◆ Work to complete:
A verbatim repeat of the records beneath this line is needed.

◆ Data to process:
╔══
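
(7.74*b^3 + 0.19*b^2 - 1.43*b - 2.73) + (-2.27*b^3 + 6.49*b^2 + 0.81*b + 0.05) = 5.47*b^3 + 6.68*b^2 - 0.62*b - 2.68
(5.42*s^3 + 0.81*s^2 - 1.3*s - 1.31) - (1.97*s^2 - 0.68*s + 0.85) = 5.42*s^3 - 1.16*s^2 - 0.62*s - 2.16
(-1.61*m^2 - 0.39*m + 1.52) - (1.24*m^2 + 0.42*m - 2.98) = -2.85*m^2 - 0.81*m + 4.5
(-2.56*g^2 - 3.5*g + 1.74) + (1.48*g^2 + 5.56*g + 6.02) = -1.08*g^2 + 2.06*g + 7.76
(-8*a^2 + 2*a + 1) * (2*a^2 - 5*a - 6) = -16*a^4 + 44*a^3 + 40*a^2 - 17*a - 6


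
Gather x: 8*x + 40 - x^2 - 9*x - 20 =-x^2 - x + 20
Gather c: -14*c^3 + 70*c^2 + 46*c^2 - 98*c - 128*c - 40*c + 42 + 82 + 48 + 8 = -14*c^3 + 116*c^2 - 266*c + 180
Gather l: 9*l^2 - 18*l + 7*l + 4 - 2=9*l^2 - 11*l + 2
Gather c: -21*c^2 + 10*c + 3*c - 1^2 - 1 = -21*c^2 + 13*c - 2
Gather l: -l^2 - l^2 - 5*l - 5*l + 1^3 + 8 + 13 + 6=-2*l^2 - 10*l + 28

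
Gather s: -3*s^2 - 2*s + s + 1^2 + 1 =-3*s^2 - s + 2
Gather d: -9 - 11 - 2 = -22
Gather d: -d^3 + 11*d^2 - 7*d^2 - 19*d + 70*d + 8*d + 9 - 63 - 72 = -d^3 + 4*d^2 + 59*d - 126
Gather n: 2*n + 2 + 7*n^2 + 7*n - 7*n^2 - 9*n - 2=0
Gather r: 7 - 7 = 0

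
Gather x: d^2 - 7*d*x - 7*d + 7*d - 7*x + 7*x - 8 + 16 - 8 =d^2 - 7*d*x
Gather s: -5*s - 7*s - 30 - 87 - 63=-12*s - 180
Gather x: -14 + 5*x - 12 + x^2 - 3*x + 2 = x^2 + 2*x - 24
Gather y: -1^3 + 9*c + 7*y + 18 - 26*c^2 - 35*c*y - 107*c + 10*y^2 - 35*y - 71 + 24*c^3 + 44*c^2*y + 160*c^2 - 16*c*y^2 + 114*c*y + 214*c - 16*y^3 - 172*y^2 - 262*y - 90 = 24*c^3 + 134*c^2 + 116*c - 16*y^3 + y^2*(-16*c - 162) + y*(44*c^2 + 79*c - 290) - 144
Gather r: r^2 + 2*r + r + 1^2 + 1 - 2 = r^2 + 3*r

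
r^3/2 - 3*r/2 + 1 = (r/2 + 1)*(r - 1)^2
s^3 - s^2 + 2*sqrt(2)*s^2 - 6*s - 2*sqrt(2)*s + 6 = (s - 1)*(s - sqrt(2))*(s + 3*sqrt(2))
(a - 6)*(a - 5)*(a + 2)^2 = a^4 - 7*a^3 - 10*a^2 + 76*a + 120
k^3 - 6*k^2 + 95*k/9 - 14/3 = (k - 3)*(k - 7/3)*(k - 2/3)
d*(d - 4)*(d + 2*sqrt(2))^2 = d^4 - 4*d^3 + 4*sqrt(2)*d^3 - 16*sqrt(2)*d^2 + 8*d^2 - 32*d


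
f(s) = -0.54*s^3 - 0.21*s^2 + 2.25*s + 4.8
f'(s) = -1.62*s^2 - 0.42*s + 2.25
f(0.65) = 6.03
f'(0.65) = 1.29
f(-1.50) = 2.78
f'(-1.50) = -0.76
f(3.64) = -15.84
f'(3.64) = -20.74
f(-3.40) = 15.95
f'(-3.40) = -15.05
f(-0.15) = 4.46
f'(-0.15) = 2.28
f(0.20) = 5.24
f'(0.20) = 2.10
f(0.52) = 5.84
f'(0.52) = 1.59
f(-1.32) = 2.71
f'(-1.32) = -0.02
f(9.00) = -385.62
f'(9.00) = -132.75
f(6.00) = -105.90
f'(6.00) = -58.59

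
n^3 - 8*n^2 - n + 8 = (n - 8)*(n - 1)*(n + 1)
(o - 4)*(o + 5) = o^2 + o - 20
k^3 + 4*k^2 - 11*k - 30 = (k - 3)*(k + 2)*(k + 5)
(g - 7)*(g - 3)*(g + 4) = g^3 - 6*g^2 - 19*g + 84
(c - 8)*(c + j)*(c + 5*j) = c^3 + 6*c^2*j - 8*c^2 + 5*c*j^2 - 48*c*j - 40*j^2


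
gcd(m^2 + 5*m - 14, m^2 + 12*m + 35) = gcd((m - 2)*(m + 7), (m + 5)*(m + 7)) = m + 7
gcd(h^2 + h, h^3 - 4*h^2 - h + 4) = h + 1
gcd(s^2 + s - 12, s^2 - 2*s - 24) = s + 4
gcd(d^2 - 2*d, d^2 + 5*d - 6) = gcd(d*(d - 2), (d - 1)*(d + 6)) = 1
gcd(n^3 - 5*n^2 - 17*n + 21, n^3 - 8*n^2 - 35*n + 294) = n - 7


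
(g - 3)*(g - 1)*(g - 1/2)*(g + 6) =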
╚══
◆ Your response:
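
(7.74*b^3 + 0.19*b^2 - 1.43*b - 2.73) + (-2.27*b^3 + 6.49*b^2 + 0.81*b + 0.05) = 5.47*b^3 + 6.68*b^2 - 0.62*b - 2.68
(5.42*s^3 + 0.81*s^2 - 1.3*s - 1.31) - (1.97*s^2 - 0.68*s + 0.85) = 5.42*s^3 - 1.16*s^2 - 0.62*s - 2.16
(-1.61*m^2 - 0.39*m + 1.52) - (1.24*m^2 + 0.42*m - 2.98) = -2.85*m^2 - 0.81*m + 4.5
(-2.56*g^2 - 3.5*g + 1.74) + (1.48*g^2 + 5.56*g + 6.02) = -1.08*g^2 + 2.06*g + 7.76
(-8*a^2 + 2*a + 1) * (2*a^2 - 5*a - 6) = -16*a^4 + 44*a^3 + 40*a^2 - 17*a - 6


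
Gather x: 8*x + 40 - x^2 - 9*x - 20 =-x^2 - x + 20
Gather c: -14*c^3 + 70*c^2 + 46*c^2 - 98*c - 128*c - 40*c + 42 + 82 + 48 + 8 = -14*c^3 + 116*c^2 - 266*c + 180
Gather l: 9*l^2 - 18*l + 7*l + 4 - 2=9*l^2 - 11*l + 2
Gather c: -21*c^2 + 10*c + 3*c - 1^2 - 1 = -21*c^2 + 13*c - 2
Gather l: -l^2 - l^2 - 5*l - 5*l + 1^3 + 8 + 13 + 6=-2*l^2 - 10*l + 28

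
Gather s: -3*s^2 - 2*s + s + 1^2 + 1 =-3*s^2 - s + 2
Gather d: -9 - 11 - 2 = -22
Gather d: -d^3 + 11*d^2 - 7*d^2 - 19*d + 70*d + 8*d + 9 - 63 - 72 = -d^3 + 4*d^2 + 59*d - 126
Gather n: 2*n + 2 + 7*n^2 + 7*n - 7*n^2 - 9*n - 2=0
Gather r: 7 - 7 = 0

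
Gather x: d^2 - 7*d*x - 7*d + 7*d - 7*x + 7*x - 8 + 16 - 8 =d^2 - 7*d*x
Gather s: -5*s - 7*s - 30 - 87 - 63=-12*s - 180
Gather x: -14 + 5*x - 12 + x^2 - 3*x + 2 = x^2 + 2*x - 24
Gather y: -1^3 + 9*c + 7*y + 18 - 26*c^2 - 35*c*y - 107*c + 10*y^2 - 35*y - 71 + 24*c^3 + 44*c^2*y + 160*c^2 - 16*c*y^2 + 114*c*y + 214*c - 16*y^3 - 172*y^2 - 262*y - 90 = 24*c^3 + 134*c^2 + 116*c - 16*y^3 + y^2*(-16*c - 162) + y*(44*c^2 + 79*c - 290) - 144
Gather r: r^2 + 2*r + r + 1^2 + 1 - 2 = r^2 + 3*r

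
r^3/2 - 3*r/2 + 1 = (r/2 + 1)*(r - 1)^2
s^3 - s^2 + 2*sqrt(2)*s^2 - 6*s - 2*sqrt(2)*s + 6 = (s - 1)*(s - sqrt(2))*(s + 3*sqrt(2))
(a - 6)*(a - 5)*(a + 2)^2 = a^4 - 7*a^3 - 10*a^2 + 76*a + 120
k^3 - 6*k^2 + 95*k/9 - 14/3 = (k - 3)*(k - 7/3)*(k - 2/3)
d*(d - 4)*(d + 2*sqrt(2))^2 = d^4 - 4*d^3 + 4*sqrt(2)*d^3 - 16*sqrt(2)*d^2 + 8*d^2 - 32*d


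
f(s) = -0.54*s^3 - 0.21*s^2 + 2.25*s + 4.8
f'(s) = -1.62*s^2 - 0.42*s + 2.25
f(0.65) = 6.03
f'(0.65) = 1.29
f(-1.50) = 2.78
f'(-1.50) = -0.76
f(3.64) = -15.84
f'(3.64) = -20.74
f(-3.40) = 15.95
f'(-3.40) = -15.05
f(-0.15) = 4.46
f'(-0.15) = 2.28
f(0.20) = 5.24
f'(0.20) = 2.10
f(0.52) = 5.84
f'(0.52) = 1.59
f(-1.32) = 2.71
f'(-1.32) = -0.02
f(9.00) = -385.62
f'(9.00) = -132.75
f(6.00) = -105.90
f'(6.00) = -58.59

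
n^3 - 8*n^2 - n + 8 = (n - 8)*(n - 1)*(n + 1)
(o - 4)*(o + 5) = o^2 + o - 20
k^3 + 4*k^2 - 11*k - 30 = (k - 3)*(k + 2)*(k + 5)
(g - 7)*(g - 3)*(g + 4) = g^3 - 6*g^2 - 19*g + 84
(c - 8)*(c + j)*(c + 5*j) = c^3 + 6*c^2*j - 8*c^2 + 5*c*j^2 - 48*c*j - 40*j^2


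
gcd(m^2 + 5*m - 14, m^2 + 12*m + 35) = gcd((m - 2)*(m + 7), (m + 5)*(m + 7)) = m + 7
gcd(h^2 + h, h^3 - 4*h^2 - h + 4) = h + 1
gcd(s^2 + s - 12, s^2 - 2*s - 24) = s + 4
gcd(d^2 - 2*d, d^2 + 5*d - 6) = gcd(d*(d - 2), (d - 1)*(d + 6)) = 1
gcd(n^3 - 5*n^2 - 17*n + 21, n^3 - 8*n^2 - 35*n + 294) = n - 7


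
(g - 3)*(g - 1)*(g - 1/2)*(g + 6) =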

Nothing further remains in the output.